What is needed: Extract all lines from the data beneath that include the word "polygonal".

----------

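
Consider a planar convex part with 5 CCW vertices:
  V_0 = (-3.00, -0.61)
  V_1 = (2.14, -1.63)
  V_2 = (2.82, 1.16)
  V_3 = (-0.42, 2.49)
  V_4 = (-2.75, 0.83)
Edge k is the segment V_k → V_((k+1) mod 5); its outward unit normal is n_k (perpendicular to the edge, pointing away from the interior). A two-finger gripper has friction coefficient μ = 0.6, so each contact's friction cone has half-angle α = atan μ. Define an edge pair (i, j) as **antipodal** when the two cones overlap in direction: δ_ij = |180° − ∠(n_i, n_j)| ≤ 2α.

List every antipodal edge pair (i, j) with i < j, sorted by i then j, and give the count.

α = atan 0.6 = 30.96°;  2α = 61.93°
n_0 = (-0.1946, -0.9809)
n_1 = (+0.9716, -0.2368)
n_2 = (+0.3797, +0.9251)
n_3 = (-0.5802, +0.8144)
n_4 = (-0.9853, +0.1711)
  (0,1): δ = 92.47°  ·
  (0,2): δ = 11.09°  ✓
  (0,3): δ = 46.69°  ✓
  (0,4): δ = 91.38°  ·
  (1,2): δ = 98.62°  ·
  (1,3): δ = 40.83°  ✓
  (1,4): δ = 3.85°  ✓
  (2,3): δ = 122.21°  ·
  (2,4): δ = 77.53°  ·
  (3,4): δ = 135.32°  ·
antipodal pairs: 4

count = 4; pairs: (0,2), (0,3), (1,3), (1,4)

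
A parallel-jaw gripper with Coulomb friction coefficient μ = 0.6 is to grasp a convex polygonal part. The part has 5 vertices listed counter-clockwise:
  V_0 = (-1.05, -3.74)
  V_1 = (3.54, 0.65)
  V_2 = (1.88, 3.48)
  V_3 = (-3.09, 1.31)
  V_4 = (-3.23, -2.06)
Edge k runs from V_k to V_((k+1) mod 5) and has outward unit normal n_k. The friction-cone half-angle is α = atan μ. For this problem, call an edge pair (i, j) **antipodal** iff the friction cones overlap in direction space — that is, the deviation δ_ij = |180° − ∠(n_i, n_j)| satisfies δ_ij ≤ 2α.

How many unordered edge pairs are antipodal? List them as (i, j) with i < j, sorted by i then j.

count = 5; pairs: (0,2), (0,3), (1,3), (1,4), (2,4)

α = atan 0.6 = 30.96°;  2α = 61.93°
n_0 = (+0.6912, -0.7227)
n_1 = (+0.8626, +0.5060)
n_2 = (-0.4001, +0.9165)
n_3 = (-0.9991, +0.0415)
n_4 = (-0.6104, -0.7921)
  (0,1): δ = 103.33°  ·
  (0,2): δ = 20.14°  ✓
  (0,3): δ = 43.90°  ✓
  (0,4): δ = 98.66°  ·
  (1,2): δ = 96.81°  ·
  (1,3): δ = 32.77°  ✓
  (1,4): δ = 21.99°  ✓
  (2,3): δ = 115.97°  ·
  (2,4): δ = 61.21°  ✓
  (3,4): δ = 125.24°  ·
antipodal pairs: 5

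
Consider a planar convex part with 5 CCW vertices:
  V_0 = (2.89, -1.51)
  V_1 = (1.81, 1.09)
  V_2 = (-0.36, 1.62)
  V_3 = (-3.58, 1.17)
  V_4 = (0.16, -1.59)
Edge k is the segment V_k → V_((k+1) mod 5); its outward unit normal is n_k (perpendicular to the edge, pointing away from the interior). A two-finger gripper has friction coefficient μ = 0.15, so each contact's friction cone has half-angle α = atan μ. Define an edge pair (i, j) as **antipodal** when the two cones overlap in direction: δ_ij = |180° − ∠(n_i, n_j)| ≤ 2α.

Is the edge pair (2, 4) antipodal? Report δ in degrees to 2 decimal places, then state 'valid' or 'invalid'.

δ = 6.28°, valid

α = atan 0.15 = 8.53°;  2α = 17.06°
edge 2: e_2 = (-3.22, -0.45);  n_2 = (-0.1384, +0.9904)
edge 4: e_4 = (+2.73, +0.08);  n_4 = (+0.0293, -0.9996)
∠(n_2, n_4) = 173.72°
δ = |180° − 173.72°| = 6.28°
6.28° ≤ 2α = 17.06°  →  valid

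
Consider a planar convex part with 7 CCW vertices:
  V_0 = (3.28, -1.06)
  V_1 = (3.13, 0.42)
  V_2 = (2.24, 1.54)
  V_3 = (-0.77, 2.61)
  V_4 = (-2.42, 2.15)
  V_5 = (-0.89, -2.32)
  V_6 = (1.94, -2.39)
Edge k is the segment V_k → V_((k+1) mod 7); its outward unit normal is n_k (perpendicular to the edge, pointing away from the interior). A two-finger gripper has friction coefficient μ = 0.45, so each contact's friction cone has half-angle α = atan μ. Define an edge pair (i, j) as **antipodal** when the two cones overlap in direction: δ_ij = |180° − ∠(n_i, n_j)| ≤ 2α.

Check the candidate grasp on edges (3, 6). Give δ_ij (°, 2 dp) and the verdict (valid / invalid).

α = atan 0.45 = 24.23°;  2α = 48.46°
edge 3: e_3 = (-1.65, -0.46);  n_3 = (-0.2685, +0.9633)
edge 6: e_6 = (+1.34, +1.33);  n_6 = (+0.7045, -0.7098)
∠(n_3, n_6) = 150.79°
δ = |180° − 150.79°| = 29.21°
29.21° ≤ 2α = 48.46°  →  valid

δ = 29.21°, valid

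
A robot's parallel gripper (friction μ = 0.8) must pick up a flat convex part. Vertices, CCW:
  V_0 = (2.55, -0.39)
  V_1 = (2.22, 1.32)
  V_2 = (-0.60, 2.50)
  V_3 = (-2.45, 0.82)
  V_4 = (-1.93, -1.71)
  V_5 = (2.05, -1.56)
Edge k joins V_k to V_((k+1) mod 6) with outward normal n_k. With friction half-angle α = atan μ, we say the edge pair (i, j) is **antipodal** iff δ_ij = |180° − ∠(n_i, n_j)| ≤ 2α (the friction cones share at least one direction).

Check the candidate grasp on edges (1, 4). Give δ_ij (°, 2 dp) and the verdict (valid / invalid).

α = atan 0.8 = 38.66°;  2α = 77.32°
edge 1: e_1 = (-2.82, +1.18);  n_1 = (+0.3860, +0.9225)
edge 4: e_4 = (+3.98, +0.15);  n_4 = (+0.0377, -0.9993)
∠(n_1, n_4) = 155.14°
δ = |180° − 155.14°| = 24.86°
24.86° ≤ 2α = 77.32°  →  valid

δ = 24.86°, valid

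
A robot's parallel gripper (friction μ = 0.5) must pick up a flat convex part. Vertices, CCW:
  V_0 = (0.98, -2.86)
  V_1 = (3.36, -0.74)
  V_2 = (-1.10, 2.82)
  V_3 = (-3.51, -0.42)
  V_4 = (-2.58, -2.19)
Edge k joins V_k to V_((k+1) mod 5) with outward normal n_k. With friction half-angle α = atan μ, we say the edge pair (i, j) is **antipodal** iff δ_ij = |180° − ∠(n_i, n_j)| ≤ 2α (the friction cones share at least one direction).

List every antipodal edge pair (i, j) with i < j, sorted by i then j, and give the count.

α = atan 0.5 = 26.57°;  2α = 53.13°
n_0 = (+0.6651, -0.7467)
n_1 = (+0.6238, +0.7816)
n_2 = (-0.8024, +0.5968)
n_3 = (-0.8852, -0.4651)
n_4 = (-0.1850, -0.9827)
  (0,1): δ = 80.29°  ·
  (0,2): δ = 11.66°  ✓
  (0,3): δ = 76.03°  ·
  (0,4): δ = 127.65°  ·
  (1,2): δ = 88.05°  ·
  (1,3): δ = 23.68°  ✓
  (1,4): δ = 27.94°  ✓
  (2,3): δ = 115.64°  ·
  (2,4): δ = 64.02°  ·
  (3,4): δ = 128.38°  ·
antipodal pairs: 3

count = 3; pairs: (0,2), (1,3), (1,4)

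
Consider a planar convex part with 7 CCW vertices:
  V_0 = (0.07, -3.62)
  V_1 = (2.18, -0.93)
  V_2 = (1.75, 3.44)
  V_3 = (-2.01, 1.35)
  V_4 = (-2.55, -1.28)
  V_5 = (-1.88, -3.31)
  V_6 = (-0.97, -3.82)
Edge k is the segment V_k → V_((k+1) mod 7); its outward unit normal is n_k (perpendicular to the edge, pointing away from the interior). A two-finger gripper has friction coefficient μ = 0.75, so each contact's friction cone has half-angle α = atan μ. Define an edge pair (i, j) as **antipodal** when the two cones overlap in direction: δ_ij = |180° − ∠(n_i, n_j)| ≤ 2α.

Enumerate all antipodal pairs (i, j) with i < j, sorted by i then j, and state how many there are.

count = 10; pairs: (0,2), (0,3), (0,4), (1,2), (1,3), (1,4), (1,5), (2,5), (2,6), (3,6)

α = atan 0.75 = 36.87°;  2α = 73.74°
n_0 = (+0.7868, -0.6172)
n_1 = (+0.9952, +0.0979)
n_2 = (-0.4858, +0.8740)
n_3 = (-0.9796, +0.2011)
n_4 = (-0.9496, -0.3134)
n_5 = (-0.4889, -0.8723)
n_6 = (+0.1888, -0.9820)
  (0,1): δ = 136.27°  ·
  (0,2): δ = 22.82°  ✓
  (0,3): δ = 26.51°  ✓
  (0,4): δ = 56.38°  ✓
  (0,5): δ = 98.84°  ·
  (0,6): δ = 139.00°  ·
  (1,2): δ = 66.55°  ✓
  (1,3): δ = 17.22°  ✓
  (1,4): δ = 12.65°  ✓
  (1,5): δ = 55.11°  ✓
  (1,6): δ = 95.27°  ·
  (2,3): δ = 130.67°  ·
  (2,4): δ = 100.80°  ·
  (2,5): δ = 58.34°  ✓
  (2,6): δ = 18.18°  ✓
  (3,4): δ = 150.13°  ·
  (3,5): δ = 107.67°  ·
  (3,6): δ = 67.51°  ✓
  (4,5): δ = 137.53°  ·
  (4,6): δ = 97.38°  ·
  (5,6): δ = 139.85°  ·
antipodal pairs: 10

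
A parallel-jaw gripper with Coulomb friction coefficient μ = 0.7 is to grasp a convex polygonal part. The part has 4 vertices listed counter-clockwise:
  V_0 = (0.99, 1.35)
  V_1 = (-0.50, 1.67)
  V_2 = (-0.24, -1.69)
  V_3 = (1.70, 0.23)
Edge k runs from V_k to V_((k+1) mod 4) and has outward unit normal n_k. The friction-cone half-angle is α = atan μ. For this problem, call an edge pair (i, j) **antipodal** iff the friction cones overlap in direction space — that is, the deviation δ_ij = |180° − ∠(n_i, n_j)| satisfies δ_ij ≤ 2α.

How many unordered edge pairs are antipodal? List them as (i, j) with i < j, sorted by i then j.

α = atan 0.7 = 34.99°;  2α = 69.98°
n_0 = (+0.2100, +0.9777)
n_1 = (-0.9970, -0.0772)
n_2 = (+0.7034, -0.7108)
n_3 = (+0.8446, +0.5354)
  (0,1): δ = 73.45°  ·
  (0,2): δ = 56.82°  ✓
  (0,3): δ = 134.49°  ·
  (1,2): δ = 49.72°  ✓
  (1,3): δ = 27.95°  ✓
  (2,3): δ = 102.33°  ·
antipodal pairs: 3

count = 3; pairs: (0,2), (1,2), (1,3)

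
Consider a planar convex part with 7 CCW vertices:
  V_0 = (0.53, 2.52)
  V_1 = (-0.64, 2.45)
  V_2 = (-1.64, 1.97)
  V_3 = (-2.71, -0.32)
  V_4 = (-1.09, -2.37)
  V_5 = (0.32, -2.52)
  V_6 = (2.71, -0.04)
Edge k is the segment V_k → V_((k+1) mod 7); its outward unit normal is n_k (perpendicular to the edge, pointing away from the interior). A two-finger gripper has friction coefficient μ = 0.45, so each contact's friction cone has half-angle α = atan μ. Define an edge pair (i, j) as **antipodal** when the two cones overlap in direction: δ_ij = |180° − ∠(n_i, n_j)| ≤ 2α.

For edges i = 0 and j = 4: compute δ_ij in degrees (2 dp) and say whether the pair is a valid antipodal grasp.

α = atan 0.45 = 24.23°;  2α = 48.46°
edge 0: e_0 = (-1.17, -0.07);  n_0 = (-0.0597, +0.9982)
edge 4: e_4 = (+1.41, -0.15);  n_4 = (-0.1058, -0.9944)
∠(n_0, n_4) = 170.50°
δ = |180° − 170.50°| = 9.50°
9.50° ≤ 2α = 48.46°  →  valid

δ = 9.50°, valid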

----------

Written answer:
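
A parallel-jaw gripper with Coulomb friction coefficient μ = 0.6 is to grasp a convex polygonal part. The part has 5 vertices listed counter-clockwise:
A parallel-jaw gripper with Coulomb friction coefficient μ = 0.7 is to grasp a convex polygonal part. The part has 4 vertices listed counter-clockwise: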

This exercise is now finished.